-- Material for this task follows --
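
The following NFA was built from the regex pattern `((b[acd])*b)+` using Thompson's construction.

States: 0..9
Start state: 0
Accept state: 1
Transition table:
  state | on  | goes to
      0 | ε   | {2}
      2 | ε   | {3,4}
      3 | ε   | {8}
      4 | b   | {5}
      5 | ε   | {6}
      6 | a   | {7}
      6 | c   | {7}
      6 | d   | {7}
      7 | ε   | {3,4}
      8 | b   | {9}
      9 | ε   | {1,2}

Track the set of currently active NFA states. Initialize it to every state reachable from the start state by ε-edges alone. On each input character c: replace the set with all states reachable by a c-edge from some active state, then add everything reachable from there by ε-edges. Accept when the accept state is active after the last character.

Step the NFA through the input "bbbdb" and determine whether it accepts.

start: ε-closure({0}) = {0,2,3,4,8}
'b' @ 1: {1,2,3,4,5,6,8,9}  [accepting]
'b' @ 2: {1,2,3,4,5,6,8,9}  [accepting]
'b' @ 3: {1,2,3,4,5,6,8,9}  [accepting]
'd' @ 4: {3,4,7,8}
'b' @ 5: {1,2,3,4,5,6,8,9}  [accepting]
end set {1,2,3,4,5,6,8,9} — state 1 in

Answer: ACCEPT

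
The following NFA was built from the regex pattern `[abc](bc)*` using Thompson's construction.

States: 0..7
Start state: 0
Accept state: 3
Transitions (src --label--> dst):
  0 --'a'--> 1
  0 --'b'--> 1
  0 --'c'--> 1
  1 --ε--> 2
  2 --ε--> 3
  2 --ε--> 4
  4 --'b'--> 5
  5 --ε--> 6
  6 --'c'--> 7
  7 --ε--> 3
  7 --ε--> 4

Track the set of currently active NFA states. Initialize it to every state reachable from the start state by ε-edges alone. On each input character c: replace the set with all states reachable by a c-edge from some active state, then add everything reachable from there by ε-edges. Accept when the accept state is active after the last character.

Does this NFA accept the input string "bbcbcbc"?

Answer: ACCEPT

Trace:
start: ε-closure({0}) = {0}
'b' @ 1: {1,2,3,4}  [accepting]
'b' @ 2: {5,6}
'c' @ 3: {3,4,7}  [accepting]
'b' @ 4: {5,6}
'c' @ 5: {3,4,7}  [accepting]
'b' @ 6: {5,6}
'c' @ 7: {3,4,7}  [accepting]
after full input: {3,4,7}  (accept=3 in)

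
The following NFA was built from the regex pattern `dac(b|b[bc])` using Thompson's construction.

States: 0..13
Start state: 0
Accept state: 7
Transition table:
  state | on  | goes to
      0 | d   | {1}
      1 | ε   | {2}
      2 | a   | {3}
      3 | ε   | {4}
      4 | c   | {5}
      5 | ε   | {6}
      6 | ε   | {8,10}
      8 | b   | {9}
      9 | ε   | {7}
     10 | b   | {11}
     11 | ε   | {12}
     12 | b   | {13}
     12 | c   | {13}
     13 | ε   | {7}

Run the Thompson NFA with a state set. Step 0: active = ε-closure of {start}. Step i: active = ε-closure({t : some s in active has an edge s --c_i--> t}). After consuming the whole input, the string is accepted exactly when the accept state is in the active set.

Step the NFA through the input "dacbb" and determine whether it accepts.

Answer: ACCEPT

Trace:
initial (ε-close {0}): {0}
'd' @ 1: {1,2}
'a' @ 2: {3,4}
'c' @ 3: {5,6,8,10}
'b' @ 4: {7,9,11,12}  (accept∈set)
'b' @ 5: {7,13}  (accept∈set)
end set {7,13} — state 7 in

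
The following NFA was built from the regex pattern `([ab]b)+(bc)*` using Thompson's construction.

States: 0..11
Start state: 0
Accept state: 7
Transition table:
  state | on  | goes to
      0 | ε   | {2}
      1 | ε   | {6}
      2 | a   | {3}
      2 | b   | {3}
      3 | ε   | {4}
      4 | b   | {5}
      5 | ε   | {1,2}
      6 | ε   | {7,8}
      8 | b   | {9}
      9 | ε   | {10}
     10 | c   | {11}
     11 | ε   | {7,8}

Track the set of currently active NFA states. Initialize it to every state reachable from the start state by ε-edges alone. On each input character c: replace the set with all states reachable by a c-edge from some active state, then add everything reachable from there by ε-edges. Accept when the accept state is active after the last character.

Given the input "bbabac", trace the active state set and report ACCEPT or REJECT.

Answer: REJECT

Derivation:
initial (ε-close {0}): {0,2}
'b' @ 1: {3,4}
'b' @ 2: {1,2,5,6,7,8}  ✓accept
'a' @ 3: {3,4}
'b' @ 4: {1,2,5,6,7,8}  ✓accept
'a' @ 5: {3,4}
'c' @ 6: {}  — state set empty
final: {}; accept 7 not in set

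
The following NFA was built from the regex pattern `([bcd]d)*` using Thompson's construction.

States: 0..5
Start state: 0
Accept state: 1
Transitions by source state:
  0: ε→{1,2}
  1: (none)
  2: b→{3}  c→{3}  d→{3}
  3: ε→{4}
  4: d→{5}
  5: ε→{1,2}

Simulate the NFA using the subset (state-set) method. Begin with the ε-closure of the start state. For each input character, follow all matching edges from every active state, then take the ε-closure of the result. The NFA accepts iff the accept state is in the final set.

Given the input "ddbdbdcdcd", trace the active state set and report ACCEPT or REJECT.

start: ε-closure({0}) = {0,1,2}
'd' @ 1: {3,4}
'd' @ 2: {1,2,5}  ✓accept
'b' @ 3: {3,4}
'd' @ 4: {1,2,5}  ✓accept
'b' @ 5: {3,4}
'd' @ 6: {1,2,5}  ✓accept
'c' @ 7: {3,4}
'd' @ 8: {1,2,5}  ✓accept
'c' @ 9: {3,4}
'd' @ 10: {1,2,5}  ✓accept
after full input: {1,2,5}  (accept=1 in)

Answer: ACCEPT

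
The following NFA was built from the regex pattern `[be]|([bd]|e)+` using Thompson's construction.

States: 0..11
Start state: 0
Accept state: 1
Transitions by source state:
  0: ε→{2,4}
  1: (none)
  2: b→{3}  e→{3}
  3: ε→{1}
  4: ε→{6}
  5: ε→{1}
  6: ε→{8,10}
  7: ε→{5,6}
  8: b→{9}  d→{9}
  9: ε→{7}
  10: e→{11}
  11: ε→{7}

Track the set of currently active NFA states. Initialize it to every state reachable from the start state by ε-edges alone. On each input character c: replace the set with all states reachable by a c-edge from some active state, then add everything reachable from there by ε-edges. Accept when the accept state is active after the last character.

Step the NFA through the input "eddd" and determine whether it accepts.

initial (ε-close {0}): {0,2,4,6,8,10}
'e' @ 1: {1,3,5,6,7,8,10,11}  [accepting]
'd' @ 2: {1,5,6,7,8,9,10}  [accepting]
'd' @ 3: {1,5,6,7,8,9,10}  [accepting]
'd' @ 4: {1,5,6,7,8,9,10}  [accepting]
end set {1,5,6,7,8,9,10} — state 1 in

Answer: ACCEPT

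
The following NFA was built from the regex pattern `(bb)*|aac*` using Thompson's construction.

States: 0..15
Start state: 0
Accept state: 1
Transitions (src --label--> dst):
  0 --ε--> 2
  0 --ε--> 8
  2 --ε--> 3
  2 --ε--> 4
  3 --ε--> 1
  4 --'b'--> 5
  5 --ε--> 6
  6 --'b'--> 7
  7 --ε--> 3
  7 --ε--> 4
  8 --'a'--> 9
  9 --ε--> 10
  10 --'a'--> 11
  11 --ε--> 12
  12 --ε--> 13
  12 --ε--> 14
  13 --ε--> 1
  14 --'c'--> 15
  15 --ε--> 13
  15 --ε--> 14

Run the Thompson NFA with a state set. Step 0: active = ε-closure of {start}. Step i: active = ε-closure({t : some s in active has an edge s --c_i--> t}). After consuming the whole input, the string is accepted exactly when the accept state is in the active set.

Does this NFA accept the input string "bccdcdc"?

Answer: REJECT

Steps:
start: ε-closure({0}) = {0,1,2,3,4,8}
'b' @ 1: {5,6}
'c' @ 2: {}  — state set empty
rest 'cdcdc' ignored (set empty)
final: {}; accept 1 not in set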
-- Material for this task concluded --
**Your objective:** Copy every line of the data that carries the word "built".

**Answer box:**
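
The following NFA was built from the regex pattern `((b[acd])*b)+` using Thompson's construction.
The following NFA was built from the regex pattern `[abc](bc)*` using Thompson's construction.
The following NFA was built from the regex pattern `dac(b|b[bc])` using Thompson's construction.
The following NFA was built from the regex pattern `([ab]b)+(bc)*` using Thompson's construction.
The following NFA was built from the regex pattern `([bcd]d)*` using Thompson's construction.
The following NFA was built from the regex pattern `[be]|([bd]|e)+` using Thompson's construction.
The following NFA was built from the regex pattern `(bb)*|aac*` using Thompson's construction.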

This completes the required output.